## [What to do]
Please repeat the data exactly, leaving nothing out.

[Saved entries]
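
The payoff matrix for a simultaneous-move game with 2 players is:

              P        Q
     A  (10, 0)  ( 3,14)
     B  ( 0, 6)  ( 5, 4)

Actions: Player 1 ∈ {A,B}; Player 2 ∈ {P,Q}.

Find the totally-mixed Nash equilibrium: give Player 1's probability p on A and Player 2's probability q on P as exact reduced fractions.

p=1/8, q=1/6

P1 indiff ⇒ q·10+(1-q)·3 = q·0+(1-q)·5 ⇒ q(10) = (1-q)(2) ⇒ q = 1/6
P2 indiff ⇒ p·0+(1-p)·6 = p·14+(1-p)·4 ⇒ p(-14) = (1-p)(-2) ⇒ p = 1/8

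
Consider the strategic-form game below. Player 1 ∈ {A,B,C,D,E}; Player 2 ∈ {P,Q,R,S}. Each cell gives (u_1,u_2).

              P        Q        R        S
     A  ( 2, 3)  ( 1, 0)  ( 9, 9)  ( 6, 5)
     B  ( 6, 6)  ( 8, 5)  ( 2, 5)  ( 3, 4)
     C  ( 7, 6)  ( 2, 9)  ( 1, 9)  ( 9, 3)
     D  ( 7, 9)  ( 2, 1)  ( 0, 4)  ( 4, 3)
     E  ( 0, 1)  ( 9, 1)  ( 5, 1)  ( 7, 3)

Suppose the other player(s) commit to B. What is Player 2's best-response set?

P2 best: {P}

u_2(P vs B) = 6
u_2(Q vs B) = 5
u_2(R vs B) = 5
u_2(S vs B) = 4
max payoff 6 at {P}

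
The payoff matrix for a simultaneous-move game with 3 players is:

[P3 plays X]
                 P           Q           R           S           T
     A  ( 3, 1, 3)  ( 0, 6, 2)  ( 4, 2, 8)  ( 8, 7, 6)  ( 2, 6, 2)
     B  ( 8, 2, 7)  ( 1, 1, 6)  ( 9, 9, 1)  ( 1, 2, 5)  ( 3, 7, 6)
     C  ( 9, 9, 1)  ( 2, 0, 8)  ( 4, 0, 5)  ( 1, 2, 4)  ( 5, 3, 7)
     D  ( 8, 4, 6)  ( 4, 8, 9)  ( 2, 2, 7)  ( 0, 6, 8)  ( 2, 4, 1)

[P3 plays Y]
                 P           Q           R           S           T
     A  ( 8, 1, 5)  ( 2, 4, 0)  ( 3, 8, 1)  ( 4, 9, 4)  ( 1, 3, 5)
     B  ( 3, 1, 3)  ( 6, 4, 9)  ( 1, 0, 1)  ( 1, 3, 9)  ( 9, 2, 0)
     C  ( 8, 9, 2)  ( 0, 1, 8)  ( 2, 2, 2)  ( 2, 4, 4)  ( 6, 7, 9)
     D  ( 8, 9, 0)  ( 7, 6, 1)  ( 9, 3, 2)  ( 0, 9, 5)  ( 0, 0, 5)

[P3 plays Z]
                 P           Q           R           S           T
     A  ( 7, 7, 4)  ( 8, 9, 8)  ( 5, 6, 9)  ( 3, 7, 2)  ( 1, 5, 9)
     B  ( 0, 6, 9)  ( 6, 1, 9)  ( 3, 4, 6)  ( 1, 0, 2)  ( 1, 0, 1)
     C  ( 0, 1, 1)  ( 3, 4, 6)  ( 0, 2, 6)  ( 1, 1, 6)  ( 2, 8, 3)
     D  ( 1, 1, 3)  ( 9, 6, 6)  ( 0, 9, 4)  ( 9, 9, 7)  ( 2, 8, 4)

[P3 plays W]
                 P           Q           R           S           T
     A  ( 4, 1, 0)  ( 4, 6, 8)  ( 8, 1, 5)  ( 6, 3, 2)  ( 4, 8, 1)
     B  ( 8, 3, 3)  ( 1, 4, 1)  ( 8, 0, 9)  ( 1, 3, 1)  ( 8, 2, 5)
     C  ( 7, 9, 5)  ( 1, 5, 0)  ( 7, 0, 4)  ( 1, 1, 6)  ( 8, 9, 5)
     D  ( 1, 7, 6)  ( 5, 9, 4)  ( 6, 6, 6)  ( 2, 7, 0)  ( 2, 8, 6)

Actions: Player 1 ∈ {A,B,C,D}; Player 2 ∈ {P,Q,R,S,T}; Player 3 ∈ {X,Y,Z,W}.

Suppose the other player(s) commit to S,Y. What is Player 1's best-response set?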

## [Task response]
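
The payoff matrix for a simultaneous-move game with 2 players is:

              P        Q
     A  (10, 0)  ( 3,14)
     B  ( 0, 6)  ( 5, 4)

Actions: Player 1 ∈ {A,B}; Player 2 ∈ {P,Q}.

Find the totally-mixed Nash equilibrium: give Player 1's probability p on A and Player 2's probability q on P as exact reduced fractions.

p=1/8, q=1/6

P1 indiff ⇒ q·10+(1-q)·3 = q·0+(1-q)·5 ⇒ q(10) = (1-q)(2) ⇒ q = 1/6
P2 indiff ⇒ p·0+(1-p)·6 = p·14+(1-p)·4 ⇒ p(-14) = (1-p)(-2) ⇒ p = 1/8

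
Consider the strategic-form game below. Player 1 ∈ {A,B,C,D,E}; Player 2 ∈ {P,Q,R,S}. Each cell gives (u_1,u_2).

              P        Q        R        S
     A  ( 2, 3)  ( 1, 0)  ( 9, 9)  ( 6, 5)
     B  ( 6, 6)  ( 8, 5)  ( 2, 5)  ( 3, 4)
     C  ( 7, 6)  ( 2, 9)  ( 1, 9)  ( 9, 3)
     D  ( 7, 9)  ( 2, 1)  ( 0, 4)  ( 4, 3)
     E  ( 0, 1)  ( 9, 1)  ( 5, 1)  ( 7, 3)

Suppose the other player(s) commit to B. What is Player 2's best-response set?

P2 best: {P}

u_2(P vs B) = 6
u_2(Q vs B) = 5
u_2(R vs B) = 5
u_2(S vs B) = 4
max payoff 6 at {P}

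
The payoff matrix for a simultaneous-move game with 3 players is:

[P3 plays X]
                 P           Q           R           S           T
     A  ( 3, 1, 3)  ( 0, 6, 2)  ( 4, 2, 8)  ( 8, 7, 6)  ( 2, 6, 2)
     B  ( 8, 2, 7)  ( 1, 1, 6)  ( 9, 9, 1)  ( 1, 2, 5)  ( 3, 7, 6)
     C  ( 9, 9, 1)  ( 2, 0, 8)  ( 4, 0, 5)  ( 1, 2, 4)  ( 5, 3, 7)
     D  ( 8, 4, 6)  ( 4, 8, 9)  ( 2, 2, 7)  ( 0, 6, 8)  ( 2, 4, 1)

[P3 plays Y]
                 P           Q           R           S           T
     A  ( 8, 1, 5)  ( 2, 4, 0)  ( 3, 8, 1)  ( 4, 9, 4)  ( 1, 3, 5)
     B  ( 3, 1, 3)  ( 6, 4, 9)  ( 1, 0, 1)  ( 1, 3, 9)  ( 9, 2, 0)
     C  ( 8, 9, 2)  ( 0, 1, 8)  ( 2, 2, 2)  ( 2, 4, 4)  ( 6, 7, 9)
     D  ( 8, 9, 0)  ( 7, 6, 1)  ( 9, 3, 2)  ( 0, 9, 5)  ( 0, 0, 5)

[P3 plays Z]
                 P           Q           R           S           T
     A  ( 7, 7, 4)  ( 8, 9, 8)  ( 5, 6, 9)  ( 3, 7, 2)  ( 1, 5, 9)
     B  ( 0, 6, 9)  ( 6, 1, 9)  ( 3, 4, 6)  ( 1, 0, 2)  ( 1, 0, 1)
     C  ( 0, 1, 1)  ( 3, 4, 6)  ( 0, 2, 6)  ( 1, 1, 6)  ( 2, 8, 3)
     D  ( 1, 1, 3)  ( 9, 6, 6)  ( 0, 9, 4)  ( 9, 9, 7)  ( 2, 8, 4)

[P3 plays W]
                 P           Q           R           S           T
     A  ( 4, 1, 0)  ( 4, 6, 8)  ( 8, 1, 5)  ( 6, 3, 2)  ( 4, 8, 1)
     B  ( 8, 3, 3)  ( 1, 4, 1)  ( 8, 0, 9)  ( 1, 3, 1)  ( 8, 2, 5)
     C  ( 7, 9, 5)  ( 1, 5, 0)  ( 7, 0, 4)  ( 1, 1, 6)  ( 8, 9, 5)
     D  ( 1, 7, 6)  ( 5, 9, 4)  ( 6, 6, 6)  ( 2, 7, 0)  ( 2, 8, 6)

Actions: Player 1 ∈ {A,B,C,D}; Player 2 ∈ {P,Q,R,S,T}; Player 3 ∈ {X,Y,Z,W}.

Suppose the other player(s) commit to S,Y. What is Player 1's best-response set?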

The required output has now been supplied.